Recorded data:
------------------------------------
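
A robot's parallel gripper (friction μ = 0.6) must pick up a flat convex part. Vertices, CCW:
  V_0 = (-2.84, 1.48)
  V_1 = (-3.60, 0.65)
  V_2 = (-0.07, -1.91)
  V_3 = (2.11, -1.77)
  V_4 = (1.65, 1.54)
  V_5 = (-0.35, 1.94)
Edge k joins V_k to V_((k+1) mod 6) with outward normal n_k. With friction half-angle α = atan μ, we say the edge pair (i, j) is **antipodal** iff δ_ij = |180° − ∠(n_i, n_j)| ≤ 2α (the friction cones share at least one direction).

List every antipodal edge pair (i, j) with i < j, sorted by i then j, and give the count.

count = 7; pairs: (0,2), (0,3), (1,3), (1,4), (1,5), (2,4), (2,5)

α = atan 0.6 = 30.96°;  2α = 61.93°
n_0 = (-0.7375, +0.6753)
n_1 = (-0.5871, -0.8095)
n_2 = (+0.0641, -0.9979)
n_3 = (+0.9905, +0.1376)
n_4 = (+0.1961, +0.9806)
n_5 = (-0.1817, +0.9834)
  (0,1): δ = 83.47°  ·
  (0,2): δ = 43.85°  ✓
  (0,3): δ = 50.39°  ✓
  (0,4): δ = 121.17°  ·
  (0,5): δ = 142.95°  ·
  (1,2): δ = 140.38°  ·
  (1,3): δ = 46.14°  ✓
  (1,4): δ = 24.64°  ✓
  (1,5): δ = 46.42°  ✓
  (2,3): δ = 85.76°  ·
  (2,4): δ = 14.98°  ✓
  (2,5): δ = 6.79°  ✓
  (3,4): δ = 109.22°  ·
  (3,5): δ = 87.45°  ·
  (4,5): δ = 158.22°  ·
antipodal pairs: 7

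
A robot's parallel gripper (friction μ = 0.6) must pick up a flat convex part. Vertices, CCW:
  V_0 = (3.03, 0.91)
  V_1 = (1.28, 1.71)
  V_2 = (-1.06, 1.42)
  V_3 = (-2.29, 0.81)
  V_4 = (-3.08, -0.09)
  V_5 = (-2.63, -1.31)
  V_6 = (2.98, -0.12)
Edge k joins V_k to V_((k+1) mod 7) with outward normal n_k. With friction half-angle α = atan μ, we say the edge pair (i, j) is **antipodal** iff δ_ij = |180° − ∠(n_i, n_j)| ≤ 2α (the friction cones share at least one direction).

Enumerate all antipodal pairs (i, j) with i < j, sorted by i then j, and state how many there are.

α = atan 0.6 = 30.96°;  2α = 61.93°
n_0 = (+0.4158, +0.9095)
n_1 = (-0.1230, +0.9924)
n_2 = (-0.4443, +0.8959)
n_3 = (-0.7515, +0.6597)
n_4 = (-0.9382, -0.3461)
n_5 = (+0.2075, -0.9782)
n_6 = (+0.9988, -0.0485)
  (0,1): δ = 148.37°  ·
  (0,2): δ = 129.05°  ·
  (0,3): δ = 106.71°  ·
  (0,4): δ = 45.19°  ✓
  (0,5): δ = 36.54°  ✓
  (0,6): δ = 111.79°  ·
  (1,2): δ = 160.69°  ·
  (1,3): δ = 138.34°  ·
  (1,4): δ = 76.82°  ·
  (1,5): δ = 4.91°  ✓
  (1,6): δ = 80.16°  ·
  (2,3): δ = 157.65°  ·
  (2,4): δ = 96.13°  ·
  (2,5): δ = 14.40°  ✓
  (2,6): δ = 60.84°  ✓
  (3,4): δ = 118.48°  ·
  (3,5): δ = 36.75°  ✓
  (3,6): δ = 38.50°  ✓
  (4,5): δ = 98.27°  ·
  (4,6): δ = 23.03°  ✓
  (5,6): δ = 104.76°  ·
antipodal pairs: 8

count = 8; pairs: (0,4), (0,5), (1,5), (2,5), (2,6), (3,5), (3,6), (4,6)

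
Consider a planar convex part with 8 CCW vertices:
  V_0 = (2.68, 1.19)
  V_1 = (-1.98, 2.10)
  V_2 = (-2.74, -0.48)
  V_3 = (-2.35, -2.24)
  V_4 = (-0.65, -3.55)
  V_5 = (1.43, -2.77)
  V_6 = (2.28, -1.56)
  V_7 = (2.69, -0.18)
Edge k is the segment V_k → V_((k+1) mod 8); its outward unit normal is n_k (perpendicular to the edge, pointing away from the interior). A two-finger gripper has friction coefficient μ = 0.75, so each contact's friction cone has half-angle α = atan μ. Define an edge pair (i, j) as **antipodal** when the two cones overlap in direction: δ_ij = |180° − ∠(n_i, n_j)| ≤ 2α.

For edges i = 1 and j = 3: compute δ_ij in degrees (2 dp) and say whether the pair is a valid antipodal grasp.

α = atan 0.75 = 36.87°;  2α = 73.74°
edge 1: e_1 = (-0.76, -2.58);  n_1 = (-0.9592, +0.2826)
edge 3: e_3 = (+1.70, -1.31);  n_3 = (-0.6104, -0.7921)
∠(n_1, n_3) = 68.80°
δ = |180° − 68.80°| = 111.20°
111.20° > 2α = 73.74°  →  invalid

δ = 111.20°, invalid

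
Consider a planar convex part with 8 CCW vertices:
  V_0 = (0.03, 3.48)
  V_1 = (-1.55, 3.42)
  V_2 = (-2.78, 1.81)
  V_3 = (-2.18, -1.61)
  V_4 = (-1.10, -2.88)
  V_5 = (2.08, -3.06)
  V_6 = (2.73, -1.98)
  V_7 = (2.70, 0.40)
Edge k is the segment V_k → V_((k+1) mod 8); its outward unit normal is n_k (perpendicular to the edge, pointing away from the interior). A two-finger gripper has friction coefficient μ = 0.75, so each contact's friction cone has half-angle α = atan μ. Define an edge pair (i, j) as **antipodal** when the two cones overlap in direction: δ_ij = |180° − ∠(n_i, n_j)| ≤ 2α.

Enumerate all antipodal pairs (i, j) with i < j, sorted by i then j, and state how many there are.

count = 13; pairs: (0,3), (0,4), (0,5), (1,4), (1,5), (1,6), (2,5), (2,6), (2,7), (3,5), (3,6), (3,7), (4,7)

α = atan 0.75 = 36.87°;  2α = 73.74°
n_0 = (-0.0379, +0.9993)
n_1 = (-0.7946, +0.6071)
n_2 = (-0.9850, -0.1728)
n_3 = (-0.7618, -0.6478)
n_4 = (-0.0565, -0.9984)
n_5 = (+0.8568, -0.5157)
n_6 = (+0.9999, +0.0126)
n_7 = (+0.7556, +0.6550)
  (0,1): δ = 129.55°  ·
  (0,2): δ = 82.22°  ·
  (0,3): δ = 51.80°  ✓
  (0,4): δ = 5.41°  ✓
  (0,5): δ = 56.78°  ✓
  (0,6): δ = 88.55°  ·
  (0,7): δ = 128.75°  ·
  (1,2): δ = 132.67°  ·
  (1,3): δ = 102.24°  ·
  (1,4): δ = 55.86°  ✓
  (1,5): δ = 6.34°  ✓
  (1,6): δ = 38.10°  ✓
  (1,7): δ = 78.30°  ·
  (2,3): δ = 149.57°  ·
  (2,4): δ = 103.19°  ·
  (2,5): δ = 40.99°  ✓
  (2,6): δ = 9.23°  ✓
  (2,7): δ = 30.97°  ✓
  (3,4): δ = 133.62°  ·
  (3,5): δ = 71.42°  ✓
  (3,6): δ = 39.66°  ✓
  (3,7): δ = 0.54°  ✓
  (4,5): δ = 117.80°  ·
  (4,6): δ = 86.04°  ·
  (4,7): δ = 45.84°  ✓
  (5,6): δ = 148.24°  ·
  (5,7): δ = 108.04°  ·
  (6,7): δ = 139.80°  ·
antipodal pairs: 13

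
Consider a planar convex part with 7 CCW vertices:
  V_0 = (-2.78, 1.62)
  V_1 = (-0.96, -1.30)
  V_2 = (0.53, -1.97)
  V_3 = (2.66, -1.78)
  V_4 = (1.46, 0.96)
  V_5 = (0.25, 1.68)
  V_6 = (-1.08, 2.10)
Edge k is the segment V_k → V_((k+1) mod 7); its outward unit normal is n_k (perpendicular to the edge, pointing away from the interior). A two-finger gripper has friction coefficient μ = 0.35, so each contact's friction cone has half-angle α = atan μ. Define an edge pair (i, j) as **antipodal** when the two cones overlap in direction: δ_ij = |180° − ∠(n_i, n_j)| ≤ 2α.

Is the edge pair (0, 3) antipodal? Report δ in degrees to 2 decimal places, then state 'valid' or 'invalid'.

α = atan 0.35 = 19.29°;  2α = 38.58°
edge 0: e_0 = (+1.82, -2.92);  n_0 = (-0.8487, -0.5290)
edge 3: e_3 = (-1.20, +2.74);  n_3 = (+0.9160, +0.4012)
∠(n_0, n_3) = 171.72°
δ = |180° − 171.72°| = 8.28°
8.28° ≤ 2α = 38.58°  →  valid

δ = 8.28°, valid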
------------------------------------
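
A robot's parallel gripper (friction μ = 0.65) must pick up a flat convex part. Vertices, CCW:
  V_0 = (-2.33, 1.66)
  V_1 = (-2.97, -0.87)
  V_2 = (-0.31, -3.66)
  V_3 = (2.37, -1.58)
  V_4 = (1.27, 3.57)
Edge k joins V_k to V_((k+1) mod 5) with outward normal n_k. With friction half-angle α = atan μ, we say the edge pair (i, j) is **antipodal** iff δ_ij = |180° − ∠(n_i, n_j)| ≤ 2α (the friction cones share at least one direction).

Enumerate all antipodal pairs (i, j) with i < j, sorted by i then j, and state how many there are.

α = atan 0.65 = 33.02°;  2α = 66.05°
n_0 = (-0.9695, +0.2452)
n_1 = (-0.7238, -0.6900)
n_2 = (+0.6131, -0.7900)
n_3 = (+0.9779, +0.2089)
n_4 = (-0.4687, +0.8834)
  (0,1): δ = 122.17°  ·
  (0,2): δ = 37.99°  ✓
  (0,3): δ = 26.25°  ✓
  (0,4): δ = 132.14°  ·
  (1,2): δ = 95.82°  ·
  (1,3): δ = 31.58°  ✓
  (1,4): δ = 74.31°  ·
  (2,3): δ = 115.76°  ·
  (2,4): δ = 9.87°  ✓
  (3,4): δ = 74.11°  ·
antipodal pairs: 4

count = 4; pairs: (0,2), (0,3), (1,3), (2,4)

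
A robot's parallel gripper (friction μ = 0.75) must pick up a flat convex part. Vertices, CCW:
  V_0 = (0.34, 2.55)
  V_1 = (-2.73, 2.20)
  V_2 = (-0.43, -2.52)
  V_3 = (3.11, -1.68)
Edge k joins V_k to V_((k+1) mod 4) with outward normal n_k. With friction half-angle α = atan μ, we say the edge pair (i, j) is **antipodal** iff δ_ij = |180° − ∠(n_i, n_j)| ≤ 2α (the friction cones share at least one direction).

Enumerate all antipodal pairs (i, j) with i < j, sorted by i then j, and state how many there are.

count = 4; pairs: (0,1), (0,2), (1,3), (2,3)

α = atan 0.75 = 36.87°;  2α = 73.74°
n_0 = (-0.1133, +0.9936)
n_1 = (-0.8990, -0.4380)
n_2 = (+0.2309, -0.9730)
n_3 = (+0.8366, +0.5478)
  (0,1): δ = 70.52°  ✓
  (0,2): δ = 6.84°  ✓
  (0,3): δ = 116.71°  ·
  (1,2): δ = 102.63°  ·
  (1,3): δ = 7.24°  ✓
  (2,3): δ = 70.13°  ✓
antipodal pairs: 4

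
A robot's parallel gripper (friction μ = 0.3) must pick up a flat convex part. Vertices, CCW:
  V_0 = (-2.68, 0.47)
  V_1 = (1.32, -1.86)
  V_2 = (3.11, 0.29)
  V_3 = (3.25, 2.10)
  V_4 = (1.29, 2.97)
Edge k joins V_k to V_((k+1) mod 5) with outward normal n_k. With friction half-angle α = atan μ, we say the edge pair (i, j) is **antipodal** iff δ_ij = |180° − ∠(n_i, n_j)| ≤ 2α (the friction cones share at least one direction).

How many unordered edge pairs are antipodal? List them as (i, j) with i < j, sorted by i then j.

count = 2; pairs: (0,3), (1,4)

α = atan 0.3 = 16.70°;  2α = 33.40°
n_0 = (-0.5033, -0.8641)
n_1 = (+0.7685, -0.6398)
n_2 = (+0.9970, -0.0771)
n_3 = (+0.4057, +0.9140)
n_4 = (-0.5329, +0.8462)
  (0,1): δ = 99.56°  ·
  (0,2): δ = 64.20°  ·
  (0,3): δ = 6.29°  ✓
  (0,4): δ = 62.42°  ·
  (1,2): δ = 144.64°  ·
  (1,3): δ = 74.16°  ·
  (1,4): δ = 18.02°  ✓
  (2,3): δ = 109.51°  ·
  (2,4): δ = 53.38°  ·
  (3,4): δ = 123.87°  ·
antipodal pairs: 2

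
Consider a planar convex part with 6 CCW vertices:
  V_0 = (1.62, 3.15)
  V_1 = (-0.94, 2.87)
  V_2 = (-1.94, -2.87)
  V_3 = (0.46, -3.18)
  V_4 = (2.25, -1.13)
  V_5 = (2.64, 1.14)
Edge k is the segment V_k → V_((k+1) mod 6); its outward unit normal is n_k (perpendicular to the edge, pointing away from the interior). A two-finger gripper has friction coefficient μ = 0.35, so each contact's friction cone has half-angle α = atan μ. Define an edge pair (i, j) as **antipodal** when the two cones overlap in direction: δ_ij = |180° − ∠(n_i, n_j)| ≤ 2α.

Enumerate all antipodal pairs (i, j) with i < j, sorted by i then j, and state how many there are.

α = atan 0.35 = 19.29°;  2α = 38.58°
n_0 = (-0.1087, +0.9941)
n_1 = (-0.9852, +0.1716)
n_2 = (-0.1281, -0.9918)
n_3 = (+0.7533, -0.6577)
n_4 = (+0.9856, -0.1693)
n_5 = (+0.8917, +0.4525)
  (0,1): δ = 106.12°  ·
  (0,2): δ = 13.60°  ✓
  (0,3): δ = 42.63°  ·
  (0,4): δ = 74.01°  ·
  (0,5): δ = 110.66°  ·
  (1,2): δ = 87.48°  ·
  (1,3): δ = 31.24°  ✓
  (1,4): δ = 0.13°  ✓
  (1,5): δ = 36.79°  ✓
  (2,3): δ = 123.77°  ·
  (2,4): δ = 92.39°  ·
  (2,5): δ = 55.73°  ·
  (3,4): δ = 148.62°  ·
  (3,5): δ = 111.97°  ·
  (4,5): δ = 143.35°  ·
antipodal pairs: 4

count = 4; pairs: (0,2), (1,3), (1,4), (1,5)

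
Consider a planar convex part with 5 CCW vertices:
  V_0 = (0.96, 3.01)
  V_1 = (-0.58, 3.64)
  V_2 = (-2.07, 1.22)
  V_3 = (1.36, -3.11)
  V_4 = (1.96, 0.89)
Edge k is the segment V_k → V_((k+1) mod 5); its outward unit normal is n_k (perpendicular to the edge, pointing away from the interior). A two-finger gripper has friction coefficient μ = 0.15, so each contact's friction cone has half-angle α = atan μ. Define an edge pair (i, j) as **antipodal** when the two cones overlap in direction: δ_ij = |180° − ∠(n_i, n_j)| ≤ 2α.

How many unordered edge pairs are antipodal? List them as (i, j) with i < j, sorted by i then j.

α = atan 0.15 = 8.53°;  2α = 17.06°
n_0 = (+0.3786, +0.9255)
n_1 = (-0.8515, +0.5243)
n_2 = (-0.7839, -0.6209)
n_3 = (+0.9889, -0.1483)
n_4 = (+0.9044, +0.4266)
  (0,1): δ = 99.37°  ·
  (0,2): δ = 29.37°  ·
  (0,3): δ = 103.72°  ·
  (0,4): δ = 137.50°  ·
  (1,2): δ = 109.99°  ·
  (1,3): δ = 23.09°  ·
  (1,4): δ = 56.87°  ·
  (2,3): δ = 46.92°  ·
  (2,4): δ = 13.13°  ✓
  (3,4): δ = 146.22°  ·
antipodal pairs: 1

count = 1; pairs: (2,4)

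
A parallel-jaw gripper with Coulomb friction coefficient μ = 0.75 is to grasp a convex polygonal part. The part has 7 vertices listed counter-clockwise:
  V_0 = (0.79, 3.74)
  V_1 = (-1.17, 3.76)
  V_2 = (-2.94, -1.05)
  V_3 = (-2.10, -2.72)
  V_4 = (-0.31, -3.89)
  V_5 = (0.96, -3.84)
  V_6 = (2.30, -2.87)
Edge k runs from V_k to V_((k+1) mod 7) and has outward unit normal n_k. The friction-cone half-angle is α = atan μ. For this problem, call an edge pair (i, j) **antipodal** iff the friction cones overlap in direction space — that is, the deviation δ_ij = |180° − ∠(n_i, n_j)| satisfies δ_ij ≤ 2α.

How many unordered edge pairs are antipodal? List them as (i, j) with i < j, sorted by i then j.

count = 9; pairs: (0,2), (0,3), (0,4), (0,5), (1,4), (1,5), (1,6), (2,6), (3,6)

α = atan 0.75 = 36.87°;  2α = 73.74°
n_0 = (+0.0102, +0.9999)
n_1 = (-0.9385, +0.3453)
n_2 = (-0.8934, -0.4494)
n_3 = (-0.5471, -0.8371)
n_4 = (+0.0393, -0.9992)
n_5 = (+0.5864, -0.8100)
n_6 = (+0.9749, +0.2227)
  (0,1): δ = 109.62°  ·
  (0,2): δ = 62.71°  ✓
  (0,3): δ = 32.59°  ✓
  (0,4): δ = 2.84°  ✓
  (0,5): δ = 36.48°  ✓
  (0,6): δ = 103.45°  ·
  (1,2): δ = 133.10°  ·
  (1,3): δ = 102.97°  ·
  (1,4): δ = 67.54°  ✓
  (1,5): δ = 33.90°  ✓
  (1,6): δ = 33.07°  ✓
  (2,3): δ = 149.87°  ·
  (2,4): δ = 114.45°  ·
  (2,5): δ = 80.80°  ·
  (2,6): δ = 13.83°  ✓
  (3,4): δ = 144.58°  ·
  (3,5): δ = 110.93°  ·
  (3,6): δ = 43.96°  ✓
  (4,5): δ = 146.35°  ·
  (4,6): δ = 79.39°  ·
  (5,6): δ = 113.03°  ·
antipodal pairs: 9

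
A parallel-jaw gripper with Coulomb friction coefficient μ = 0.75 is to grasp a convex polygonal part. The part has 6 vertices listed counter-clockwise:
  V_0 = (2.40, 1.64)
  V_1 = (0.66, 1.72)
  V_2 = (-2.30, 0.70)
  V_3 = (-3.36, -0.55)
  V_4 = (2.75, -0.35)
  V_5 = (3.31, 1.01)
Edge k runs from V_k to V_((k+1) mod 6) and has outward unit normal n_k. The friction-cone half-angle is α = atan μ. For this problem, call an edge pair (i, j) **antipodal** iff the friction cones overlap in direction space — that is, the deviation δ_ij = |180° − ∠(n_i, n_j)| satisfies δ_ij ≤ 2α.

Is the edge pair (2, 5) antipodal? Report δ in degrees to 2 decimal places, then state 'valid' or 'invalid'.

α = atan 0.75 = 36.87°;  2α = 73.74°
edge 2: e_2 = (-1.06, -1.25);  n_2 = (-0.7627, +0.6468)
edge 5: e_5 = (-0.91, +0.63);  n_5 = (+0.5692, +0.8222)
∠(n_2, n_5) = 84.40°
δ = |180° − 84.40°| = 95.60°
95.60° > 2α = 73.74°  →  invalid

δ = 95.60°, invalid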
------------------------------------
--- Work request ---
Lines with the word "robot" in them are the answer; report each one from the data.

--- Answer for the task ---
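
A robot's parallel gripper (friction μ = 0.6) must pick up a flat convex part. Vertices, CCW:
A robot's parallel gripper (friction μ = 0.6) must pick up a flat convex part. Vertices, CCW:
A robot's parallel gripper (friction μ = 0.65) must pick up a flat convex part. Vertices, CCW:
A robot's parallel gripper (friction μ = 0.75) must pick up a flat convex part. Vertices, CCW:
A robot's parallel gripper (friction μ = 0.3) must pick up a flat convex part. Vertices, CCW: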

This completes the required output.